* _WHAT YOU NEED TO DO_
Of the lines below, write out exactly those from the line with "What is (8024" through the line with "Answer: 174 - 116*I*sqrt(3)", both included, and skip the rest.

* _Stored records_
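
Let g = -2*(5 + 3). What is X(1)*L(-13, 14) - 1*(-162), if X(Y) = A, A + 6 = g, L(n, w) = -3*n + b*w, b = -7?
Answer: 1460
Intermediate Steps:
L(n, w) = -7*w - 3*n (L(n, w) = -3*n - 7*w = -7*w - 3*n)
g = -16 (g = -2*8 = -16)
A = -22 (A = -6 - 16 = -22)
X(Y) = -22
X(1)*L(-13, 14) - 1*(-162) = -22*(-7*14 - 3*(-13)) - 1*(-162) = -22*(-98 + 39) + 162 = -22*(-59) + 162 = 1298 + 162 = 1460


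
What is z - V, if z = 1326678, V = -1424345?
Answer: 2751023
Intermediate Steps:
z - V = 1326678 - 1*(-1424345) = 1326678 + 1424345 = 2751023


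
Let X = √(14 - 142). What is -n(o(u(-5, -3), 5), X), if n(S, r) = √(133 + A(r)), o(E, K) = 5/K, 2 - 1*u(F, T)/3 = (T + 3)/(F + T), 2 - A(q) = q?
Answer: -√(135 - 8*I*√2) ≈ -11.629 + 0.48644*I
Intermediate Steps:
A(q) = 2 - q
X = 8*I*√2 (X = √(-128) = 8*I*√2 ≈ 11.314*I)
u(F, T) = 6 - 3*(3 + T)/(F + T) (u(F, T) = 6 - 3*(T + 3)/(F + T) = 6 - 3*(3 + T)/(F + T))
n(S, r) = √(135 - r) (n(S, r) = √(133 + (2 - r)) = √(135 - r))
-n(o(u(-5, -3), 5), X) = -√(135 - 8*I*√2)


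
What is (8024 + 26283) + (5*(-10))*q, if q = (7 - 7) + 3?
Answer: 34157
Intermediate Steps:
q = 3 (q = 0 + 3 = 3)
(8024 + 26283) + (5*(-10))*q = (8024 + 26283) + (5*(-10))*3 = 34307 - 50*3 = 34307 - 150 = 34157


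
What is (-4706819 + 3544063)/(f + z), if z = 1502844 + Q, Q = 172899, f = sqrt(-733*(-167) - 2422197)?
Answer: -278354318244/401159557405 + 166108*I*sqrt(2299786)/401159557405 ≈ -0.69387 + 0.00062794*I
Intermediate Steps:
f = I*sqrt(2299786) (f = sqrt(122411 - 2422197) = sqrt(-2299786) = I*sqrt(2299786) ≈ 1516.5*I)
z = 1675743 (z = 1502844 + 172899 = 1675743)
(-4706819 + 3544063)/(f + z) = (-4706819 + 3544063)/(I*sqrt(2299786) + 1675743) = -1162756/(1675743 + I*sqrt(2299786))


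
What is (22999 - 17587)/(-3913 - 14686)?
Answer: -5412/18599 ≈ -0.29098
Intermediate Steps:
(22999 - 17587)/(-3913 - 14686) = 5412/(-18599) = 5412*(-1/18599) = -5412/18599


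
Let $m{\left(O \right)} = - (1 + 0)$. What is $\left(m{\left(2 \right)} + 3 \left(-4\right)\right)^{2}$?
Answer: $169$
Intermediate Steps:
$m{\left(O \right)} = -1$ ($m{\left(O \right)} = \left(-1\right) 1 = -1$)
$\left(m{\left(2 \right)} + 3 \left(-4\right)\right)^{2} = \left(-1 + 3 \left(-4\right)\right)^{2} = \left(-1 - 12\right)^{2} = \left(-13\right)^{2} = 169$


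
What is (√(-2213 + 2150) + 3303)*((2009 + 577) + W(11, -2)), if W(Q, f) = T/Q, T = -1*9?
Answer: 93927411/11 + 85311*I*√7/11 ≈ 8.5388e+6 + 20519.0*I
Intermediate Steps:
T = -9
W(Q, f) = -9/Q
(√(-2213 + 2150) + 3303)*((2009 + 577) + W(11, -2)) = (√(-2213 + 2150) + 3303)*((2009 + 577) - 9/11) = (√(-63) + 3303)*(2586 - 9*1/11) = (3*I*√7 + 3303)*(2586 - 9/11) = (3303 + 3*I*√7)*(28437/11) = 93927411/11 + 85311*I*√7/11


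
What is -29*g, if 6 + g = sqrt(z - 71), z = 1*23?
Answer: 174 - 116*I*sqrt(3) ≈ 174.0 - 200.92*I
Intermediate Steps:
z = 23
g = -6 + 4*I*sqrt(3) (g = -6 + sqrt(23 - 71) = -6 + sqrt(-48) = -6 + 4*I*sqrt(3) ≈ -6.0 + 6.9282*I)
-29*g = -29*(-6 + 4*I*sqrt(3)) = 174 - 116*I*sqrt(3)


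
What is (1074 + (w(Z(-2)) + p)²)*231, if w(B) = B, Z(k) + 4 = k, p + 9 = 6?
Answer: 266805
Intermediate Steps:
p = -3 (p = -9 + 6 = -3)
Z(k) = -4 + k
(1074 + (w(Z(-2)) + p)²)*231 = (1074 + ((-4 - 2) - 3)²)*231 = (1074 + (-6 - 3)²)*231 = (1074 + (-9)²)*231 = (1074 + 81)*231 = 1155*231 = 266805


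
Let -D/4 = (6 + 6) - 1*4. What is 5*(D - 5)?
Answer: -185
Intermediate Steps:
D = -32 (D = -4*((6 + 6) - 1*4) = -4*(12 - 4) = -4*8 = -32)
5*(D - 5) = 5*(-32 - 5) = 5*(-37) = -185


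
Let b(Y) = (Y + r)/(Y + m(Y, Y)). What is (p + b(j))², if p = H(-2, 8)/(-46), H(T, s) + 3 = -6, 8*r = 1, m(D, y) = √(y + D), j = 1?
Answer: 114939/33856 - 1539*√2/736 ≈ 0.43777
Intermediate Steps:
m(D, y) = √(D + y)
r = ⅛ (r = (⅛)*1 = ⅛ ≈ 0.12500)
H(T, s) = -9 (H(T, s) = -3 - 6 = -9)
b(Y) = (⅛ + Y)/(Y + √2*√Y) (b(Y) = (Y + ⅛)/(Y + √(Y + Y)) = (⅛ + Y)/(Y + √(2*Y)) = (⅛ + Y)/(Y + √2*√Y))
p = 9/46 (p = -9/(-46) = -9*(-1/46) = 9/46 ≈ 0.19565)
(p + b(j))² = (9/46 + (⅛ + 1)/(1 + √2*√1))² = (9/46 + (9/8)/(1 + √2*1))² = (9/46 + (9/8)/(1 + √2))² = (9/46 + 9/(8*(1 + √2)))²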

* _SOLUTION FOR THIS TASK_
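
What is (8024 + 26283) + (5*(-10))*q, if q = (7 - 7) + 3?
Answer: 34157
Intermediate Steps:
q = 3 (q = 0 + 3 = 3)
(8024 + 26283) + (5*(-10))*q = (8024 + 26283) + (5*(-10))*3 = 34307 - 50*3 = 34307 - 150 = 34157


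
What is (-4706819 + 3544063)/(f + z), if z = 1502844 + Q, Q = 172899, f = sqrt(-733*(-167) - 2422197)?
Answer: -278354318244/401159557405 + 166108*I*sqrt(2299786)/401159557405 ≈ -0.69387 + 0.00062794*I
Intermediate Steps:
f = I*sqrt(2299786) (f = sqrt(122411 - 2422197) = sqrt(-2299786) = I*sqrt(2299786) ≈ 1516.5*I)
z = 1675743 (z = 1502844 + 172899 = 1675743)
(-4706819 + 3544063)/(f + z) = (-4706819 + 3544063)/(I*sqrt(2299786) + 1675743) = -1162756/(1675743 + I*sqrt(2299786))


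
What is (22999 - 17587)/(-3913 - 14686)?
Answer: -5412/18599 ≈ -0.29098
Intermediate Steps:
(22999 - 17587)/(-3913 - 14686) = 5412/(-18599) = 5412*(-1/18599) = -5412/18599


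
Let $m{\left(O \right)} = - (1 + 0)$. What is $\left(m{\left(2 \right)} + 3 \left(-4\right)\right)^{2}$?
Answer: $169$
Intermediate Steps:
$m{\left(O \right)} = -1$ ($m{\left(O \right)} = \left(-1\right) 1 = -1$)
$\left(m{\left(2 \right)} + 3 \left(-4\right)\right)^{2} = \left(-1 + 3 \left(-4\right)\right)^{2} = \left(-1 - 12\right)^{2} = \left(-13\right)^{2} = 169$


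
What is (√(-2213 + 2150) + 3303)*((2009 + 577) + W(11, -2)), if W(Q, f) = T/Q, T = -1*9?
Answer: 93927411/11 + 85311*I*√7/11 ≈ 8.5388e+6 + 20519.0*I
Intermediate Steps:
T = -9
W(Q, f) = -9/Q
(√(-2213 + 2150) + 3303)*((2009 + 577) + W(11, -2)) = (√(-2213 + 2150) + 3303)*((2009 + 577) - 9/11) = (√(-63) + 3303)*(2586 - 9*1/11) = (3*I*√7 + 3303)*(2586 - 9/11) = (3303 + 3*I*√7)*(28437/11) = 93927411/11 + 85311*I*√7/11


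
What is -29*g, if 6 + g = sqrt(z - 71), z = 1*23?
Answer: 174 - 116*I*sqrt(3) ≈ 174.0 - 200.92*I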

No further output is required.